▶ ABOUT THIS TASK: In the entries below, the line with "8. [order #7] market_sell(qty=4)" marks the start. Return it and every following line exactly, ending with the last.

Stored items
-------

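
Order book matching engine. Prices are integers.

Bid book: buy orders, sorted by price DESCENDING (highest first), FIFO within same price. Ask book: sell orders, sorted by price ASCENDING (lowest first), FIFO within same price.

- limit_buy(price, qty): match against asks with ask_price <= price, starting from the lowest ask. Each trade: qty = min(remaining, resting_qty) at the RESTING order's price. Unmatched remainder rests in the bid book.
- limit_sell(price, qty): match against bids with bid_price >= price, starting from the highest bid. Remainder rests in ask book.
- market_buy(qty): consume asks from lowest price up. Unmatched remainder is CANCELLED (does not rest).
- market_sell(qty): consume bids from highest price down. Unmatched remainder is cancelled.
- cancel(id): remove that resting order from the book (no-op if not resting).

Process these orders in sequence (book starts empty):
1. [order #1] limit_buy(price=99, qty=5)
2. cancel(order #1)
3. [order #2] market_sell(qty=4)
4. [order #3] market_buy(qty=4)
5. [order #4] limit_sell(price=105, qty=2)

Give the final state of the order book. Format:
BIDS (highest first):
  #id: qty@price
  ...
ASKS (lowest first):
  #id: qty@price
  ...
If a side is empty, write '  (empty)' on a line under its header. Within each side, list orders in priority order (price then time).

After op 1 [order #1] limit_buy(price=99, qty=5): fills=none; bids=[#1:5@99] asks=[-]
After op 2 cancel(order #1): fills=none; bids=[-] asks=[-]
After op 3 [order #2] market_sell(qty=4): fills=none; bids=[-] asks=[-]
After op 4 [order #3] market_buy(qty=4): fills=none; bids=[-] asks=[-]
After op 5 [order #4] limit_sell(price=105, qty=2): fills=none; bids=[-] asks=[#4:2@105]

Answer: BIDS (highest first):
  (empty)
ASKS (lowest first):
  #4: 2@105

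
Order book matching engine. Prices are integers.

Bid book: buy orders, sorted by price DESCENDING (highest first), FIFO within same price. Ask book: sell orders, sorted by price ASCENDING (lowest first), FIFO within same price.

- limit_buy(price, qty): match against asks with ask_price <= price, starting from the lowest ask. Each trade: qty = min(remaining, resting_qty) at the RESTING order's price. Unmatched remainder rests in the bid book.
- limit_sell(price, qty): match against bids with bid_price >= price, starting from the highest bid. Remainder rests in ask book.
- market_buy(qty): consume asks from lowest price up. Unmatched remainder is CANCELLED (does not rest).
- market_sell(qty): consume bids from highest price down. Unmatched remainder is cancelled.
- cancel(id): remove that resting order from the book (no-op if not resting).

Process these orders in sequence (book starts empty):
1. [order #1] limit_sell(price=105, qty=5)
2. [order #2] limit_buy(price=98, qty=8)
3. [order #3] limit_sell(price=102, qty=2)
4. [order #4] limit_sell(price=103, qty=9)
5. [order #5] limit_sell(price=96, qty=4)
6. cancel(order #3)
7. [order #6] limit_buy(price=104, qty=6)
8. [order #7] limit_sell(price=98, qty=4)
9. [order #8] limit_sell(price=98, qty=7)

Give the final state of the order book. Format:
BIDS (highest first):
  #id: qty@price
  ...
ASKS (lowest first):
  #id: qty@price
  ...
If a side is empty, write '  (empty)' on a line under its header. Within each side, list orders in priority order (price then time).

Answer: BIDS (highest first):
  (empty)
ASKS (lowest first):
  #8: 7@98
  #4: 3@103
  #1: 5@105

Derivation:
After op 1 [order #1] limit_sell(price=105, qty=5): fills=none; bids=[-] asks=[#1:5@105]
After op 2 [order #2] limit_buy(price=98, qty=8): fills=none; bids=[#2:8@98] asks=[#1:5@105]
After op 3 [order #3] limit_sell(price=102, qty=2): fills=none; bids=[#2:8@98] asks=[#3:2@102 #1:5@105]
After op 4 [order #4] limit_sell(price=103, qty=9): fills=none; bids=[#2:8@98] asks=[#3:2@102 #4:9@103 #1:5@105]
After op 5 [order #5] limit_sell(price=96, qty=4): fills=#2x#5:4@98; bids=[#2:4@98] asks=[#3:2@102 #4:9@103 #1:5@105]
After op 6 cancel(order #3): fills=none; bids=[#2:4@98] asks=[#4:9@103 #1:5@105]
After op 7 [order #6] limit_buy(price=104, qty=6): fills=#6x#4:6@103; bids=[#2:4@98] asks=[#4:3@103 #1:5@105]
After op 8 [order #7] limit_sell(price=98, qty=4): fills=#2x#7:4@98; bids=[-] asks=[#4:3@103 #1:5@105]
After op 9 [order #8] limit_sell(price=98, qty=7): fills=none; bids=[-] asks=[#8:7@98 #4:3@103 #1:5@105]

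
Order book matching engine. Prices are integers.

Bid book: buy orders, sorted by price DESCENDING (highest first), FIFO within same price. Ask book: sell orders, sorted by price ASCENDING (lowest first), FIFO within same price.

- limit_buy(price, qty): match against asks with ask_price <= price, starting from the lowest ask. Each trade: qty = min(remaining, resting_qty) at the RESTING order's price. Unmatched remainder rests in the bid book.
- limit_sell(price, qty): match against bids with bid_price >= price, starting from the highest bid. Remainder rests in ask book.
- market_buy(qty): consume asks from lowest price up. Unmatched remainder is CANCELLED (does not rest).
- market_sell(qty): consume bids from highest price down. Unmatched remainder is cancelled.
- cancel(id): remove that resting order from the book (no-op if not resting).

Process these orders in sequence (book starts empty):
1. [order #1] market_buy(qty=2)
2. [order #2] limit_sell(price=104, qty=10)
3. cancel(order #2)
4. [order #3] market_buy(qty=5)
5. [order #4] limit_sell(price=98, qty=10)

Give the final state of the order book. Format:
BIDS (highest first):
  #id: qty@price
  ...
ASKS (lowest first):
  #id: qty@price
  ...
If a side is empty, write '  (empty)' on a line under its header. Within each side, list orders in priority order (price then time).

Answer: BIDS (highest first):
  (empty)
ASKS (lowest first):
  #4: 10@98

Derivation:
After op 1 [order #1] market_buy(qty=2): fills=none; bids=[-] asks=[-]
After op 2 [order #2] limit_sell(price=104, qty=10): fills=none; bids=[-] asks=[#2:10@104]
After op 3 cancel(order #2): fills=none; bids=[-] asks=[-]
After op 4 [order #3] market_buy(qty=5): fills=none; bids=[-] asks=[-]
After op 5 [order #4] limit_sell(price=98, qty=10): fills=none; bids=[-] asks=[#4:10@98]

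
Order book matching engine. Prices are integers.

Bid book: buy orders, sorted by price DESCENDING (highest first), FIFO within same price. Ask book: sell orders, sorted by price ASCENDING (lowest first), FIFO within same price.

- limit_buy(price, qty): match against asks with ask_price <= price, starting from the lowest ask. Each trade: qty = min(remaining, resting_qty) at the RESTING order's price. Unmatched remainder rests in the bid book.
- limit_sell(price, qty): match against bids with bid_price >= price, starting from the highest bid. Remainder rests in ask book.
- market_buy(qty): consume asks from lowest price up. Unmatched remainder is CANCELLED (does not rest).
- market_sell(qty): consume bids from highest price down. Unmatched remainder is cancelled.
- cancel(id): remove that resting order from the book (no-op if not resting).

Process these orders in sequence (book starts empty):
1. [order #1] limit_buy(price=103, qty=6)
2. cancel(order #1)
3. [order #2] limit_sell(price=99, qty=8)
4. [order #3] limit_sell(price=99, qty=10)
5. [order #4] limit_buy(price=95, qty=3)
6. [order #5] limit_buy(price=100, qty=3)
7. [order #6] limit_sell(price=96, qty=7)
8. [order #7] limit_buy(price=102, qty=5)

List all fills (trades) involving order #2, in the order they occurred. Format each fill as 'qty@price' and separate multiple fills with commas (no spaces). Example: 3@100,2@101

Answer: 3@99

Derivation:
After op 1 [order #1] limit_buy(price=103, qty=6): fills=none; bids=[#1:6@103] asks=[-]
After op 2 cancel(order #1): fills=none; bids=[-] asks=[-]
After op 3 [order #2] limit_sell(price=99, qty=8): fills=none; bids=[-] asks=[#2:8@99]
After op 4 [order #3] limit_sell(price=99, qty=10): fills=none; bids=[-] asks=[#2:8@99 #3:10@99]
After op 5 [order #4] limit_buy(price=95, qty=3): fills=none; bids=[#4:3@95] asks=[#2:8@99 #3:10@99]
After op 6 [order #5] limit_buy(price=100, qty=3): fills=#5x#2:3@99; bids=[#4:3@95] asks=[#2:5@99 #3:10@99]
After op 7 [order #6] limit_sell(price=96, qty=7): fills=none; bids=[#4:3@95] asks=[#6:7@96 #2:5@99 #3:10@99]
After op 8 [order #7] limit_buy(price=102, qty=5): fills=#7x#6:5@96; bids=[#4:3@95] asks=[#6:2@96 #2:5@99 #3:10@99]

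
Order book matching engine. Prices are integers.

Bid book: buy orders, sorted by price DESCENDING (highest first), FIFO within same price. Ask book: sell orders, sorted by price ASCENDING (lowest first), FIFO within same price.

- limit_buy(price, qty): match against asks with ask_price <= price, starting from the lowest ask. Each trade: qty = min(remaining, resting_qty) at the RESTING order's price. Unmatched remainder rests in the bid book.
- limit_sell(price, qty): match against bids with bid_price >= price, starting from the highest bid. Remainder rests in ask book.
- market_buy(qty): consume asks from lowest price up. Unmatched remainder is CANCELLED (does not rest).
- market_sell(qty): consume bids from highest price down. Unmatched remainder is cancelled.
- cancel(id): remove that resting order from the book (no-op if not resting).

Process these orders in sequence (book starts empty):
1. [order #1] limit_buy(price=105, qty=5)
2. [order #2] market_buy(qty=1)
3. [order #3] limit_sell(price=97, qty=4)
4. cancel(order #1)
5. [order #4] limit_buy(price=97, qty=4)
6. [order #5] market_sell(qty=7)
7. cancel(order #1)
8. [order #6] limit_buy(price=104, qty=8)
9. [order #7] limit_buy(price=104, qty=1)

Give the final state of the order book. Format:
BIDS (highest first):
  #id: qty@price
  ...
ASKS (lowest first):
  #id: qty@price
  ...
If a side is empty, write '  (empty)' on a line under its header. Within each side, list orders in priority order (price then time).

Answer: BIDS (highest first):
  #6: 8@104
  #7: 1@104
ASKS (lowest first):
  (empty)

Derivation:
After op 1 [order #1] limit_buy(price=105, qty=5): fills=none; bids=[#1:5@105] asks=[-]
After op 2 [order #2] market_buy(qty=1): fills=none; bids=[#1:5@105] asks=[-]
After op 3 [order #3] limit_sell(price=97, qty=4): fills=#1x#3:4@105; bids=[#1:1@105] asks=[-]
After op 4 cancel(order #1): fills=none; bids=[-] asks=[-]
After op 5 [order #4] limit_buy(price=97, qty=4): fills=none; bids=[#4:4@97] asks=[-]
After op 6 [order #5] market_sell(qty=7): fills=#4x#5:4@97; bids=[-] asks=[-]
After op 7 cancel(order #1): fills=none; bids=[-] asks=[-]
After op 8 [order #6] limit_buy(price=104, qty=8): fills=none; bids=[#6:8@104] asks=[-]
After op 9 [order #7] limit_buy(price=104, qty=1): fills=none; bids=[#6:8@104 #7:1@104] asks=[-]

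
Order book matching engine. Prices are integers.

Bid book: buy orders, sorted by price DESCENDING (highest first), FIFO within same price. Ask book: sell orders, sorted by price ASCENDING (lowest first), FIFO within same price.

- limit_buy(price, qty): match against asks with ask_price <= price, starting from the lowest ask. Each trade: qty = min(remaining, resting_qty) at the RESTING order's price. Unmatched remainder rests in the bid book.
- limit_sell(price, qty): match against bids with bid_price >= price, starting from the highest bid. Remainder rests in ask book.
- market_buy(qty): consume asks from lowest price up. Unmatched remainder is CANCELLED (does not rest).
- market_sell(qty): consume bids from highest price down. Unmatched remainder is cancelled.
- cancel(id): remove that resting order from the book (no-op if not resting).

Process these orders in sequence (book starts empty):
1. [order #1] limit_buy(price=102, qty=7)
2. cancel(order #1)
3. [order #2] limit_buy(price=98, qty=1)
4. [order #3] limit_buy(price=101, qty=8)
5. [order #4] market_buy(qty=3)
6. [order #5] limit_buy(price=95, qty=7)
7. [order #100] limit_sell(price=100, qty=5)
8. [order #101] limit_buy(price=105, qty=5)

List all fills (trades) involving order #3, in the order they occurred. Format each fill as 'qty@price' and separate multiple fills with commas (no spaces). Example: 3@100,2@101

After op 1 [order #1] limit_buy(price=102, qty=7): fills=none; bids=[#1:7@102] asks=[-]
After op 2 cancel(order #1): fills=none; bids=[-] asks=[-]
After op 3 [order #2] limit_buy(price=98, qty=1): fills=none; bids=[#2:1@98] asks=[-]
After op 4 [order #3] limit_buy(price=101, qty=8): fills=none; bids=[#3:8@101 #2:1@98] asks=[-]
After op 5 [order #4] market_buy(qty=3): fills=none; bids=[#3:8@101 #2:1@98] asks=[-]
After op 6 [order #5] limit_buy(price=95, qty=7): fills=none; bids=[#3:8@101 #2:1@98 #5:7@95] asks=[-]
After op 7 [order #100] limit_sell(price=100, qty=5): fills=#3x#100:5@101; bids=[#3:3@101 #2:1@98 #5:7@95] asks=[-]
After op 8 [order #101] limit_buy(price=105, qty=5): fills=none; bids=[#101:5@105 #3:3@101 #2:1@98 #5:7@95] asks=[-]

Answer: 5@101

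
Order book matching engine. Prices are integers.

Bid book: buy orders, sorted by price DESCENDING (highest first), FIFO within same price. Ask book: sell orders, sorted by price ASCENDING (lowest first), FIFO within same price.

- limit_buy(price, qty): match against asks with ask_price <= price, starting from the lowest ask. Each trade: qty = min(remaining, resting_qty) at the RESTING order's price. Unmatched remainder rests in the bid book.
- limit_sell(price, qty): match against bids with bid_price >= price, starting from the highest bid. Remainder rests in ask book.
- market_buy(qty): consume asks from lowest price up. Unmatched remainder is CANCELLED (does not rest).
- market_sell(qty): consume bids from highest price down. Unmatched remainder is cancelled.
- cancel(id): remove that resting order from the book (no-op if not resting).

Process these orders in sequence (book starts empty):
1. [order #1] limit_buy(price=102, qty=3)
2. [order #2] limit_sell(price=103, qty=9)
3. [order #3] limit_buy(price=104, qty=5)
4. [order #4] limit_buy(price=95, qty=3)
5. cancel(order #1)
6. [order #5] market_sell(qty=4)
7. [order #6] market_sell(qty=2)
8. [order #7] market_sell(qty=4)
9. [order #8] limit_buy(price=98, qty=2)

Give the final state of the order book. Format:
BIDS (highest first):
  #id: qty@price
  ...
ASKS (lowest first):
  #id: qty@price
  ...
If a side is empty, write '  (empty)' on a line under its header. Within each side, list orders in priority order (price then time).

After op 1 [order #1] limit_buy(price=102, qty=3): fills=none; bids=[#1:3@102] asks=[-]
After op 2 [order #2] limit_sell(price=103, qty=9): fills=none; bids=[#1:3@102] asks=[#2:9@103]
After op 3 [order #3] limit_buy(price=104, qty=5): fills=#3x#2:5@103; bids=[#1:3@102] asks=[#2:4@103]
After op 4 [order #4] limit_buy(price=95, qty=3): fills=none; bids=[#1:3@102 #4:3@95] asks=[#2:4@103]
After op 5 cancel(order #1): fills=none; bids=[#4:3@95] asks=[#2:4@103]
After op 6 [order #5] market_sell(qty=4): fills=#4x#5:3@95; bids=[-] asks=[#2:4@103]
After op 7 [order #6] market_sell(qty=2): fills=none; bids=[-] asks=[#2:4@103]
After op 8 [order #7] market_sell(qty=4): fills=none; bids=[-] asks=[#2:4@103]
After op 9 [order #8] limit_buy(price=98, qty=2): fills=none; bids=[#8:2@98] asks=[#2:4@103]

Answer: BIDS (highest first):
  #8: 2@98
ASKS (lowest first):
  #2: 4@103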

-------

▶ ANSWER BELOW:
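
8. [order #7] market_sell(qty=4)
9. [order #8] limit_buy(price=98, qty=2)

Give the final state of the order book. Format:
BIDS (highest first):
  #id: qty@price
  ...
ASKS (lowest first):
  #id: qty@price
  ...
If a side is empty, write '  (empty)' on a line under its header. Within each side, list orders in priority order (price then time).

After op 1 [order #1] limit_buy(price=102, qty=3): fills=none; bids=[#1:3@102] asks=[-]
After op 2 [order #2] limit_sell(price=103, qty=9): fills=none; bids=[#1:3@102] asks=[#2:9@103]
After op 3 [order #3] limit_buy(price=104, qty=5): fills=#3x#2:5@103; bids=[#1:3@102] asks=[#2:4@103]
After op 4 [order #4] limit_buy(price=95, qty=3): fills=none; bids=[#1:3@102 #4:3@95] asks=[#2:4@103]
After op 5 cancel(order #1): fills=none; bids=[#4:3@95] asks=[#2:4@103]
After op 6 [order #5] market_sell(qty=4): fills=#4x#5:3@95; bids=[-] asks=[#2:4@103]
After op 7 [order #6] market_sell(qty=2): fills=none; bids=[-] asks=[#2:4@103]
After op 8 [order #7] market_sell(qty=4): fills=none; bids=[-] asks=[#2:4@103]
After op 9 [order #8] limit_buy(price=98, qty=2): fills=none; bids=[#8:2@98] asks=[#2:4@103]

Answer: BIDS (highest first):
  #8: 2@98
ASKS (lowest first):
  #2: 4@103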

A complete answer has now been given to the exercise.